--- Task to carry out ---
In the entries that follow, find the line containing "13. cancel R7", then output exactly every line from the first through that one.
:: Data supplied
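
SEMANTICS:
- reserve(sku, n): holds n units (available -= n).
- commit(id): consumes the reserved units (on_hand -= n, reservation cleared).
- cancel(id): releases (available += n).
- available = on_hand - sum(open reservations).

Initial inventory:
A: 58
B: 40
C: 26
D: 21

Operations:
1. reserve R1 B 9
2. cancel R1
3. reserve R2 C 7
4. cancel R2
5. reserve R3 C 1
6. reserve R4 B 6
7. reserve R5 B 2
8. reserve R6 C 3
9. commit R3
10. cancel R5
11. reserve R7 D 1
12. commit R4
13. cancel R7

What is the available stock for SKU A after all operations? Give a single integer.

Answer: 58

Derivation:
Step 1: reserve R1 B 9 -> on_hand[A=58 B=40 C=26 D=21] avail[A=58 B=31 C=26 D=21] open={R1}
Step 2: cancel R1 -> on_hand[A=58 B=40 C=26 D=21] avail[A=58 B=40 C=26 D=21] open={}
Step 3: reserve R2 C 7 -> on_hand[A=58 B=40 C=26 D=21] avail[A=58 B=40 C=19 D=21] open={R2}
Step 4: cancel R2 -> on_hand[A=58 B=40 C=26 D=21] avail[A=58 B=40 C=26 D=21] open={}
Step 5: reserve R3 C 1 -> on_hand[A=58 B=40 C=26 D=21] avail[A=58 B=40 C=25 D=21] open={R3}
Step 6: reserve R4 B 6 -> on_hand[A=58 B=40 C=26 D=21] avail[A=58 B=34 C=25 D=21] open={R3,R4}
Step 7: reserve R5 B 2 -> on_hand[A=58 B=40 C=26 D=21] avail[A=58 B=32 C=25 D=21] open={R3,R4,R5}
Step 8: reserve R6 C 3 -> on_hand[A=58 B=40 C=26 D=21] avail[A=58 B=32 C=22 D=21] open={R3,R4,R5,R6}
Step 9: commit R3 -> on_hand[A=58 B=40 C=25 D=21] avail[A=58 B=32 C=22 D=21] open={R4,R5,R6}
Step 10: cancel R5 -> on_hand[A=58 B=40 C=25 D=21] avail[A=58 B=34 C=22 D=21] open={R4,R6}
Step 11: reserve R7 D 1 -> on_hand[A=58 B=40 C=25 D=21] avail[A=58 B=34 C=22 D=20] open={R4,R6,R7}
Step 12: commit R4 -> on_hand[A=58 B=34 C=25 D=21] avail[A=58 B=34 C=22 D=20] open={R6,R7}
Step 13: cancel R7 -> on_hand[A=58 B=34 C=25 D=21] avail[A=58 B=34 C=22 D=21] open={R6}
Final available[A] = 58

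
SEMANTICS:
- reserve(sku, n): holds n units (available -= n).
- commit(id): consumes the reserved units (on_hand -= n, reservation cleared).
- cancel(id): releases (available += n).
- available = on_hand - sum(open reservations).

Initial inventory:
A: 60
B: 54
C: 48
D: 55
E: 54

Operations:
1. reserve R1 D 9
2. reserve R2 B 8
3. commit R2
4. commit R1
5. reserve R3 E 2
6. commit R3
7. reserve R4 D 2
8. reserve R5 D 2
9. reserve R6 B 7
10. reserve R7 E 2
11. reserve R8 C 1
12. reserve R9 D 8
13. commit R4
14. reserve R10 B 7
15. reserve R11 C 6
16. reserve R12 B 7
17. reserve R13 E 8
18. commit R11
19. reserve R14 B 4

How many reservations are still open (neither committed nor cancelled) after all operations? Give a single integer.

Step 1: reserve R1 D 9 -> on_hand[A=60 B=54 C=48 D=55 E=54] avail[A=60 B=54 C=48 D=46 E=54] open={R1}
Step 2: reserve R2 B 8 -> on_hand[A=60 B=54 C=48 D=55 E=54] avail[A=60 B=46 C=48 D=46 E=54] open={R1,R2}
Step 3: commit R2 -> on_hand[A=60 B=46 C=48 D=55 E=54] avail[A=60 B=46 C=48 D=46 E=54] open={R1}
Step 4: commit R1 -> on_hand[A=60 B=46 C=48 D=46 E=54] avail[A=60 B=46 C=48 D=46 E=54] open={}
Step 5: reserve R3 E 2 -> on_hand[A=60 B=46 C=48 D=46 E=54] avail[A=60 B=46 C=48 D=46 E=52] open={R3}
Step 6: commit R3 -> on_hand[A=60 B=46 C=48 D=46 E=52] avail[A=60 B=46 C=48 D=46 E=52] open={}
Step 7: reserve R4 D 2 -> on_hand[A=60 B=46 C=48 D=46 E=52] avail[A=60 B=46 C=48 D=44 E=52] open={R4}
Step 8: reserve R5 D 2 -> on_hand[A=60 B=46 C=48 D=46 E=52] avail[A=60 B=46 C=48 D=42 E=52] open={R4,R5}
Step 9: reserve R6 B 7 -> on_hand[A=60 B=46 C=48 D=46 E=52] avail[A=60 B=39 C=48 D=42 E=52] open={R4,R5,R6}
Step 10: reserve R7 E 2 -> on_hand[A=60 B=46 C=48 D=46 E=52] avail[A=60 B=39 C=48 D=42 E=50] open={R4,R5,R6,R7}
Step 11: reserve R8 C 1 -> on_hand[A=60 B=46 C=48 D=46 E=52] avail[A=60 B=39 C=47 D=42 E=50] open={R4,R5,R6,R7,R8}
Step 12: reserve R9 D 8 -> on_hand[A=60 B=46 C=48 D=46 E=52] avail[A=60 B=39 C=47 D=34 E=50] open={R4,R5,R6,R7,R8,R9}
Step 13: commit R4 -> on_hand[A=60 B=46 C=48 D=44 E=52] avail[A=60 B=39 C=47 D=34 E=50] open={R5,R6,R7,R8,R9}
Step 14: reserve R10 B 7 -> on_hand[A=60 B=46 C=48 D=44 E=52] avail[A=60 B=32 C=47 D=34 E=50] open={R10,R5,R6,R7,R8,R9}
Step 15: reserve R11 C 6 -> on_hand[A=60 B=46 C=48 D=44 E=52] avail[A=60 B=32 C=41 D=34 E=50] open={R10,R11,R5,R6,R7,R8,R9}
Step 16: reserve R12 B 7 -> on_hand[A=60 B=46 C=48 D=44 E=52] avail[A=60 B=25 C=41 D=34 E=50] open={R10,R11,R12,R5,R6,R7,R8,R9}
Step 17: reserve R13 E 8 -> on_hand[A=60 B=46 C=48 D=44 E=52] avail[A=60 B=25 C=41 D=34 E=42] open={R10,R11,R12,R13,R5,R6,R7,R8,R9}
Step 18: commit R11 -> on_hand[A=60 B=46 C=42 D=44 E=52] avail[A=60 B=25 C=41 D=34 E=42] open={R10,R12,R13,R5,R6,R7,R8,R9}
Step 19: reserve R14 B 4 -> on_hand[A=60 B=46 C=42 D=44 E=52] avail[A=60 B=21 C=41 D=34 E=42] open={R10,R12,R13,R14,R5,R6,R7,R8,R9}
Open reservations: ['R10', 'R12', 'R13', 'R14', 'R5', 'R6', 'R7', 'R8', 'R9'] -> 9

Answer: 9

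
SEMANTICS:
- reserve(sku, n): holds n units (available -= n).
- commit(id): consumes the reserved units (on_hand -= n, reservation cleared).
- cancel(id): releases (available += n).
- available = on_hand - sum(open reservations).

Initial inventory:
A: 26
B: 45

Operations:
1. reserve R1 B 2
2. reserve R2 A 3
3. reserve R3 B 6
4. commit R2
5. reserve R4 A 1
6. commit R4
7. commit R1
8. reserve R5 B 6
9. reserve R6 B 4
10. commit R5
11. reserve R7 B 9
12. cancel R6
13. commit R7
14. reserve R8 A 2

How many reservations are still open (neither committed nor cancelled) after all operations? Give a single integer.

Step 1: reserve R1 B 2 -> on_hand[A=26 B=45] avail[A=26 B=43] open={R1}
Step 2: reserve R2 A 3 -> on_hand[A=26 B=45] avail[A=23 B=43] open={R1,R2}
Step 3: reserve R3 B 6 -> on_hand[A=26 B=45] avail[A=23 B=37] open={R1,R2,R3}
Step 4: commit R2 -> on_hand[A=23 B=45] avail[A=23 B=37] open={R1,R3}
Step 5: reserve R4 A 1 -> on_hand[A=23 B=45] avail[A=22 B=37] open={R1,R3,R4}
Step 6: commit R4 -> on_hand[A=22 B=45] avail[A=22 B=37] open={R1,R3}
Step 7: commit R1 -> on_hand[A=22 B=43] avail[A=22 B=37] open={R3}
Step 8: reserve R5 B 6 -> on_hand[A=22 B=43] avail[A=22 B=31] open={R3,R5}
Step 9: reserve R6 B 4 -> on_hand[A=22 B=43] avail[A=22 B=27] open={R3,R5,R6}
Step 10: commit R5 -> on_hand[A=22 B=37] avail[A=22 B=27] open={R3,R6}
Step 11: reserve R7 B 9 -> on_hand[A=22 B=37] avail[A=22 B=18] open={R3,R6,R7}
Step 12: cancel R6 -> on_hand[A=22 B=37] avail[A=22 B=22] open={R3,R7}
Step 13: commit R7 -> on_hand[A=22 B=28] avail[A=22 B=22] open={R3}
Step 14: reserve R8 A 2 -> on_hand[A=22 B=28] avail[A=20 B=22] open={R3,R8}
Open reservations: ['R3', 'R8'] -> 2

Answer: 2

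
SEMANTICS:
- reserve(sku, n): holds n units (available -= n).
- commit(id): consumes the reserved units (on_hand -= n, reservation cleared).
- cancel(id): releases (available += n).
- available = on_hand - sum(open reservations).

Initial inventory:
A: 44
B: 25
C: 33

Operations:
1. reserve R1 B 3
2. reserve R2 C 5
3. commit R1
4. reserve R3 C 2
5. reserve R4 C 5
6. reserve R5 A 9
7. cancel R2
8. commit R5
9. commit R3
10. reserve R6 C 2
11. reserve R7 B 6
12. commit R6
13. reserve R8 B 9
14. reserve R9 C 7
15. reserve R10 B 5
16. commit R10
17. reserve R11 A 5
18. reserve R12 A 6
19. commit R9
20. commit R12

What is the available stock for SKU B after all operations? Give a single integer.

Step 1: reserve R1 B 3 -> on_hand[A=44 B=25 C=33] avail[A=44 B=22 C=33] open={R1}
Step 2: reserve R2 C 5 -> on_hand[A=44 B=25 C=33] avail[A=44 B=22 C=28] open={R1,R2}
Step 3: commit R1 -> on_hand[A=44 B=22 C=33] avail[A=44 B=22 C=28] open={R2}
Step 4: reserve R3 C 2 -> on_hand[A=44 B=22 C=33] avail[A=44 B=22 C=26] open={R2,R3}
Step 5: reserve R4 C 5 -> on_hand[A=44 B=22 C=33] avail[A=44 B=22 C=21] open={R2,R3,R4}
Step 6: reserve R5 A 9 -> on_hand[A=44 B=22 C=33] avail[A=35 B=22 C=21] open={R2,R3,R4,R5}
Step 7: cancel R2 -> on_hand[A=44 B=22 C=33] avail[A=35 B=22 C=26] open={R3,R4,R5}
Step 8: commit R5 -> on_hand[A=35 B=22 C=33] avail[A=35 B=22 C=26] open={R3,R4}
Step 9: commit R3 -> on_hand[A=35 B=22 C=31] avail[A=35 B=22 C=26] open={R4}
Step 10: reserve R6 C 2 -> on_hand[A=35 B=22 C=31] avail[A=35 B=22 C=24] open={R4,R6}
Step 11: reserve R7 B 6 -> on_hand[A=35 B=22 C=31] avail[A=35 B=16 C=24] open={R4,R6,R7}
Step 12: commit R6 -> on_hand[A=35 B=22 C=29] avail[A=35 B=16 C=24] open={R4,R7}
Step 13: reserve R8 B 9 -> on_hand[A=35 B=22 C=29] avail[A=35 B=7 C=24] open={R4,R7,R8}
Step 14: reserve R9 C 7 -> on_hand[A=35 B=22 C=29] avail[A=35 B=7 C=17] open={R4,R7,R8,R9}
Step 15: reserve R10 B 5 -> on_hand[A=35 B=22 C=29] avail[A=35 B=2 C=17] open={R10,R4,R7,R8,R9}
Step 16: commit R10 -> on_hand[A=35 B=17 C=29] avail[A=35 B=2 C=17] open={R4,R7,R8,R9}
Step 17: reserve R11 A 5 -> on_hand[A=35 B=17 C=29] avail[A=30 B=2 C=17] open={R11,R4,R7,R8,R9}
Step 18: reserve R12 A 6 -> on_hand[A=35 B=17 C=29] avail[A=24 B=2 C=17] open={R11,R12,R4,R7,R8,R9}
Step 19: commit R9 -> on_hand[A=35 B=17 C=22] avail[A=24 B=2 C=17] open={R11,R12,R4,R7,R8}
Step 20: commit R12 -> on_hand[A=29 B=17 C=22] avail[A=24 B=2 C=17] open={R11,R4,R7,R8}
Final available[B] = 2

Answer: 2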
::::
--- Expected answer ---
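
SEMANTICS:
- reserve(sku, n): holds n units (available -= n).
- commit(id): consumes the reserved units (on_hand -= n, reservation cleared).
- cancel(id): releases (available += n).
- available = on_hand - sum(open reservations).

Initial inventory:
A: 58
B: 40
C: 26
D: 21

Operations:
1. reserve R1 B 9
2. cancel R1
3. reserve R2 C 7
4. cancel R2
5. reserve R3 C 1
6. reserve R4 B 6
7. reserve R5 B 2
8. reserve R6 C 3
9. commit R3
10. cancel R5
11. reserve R7 D 1
12. commit R4
13. cancel R7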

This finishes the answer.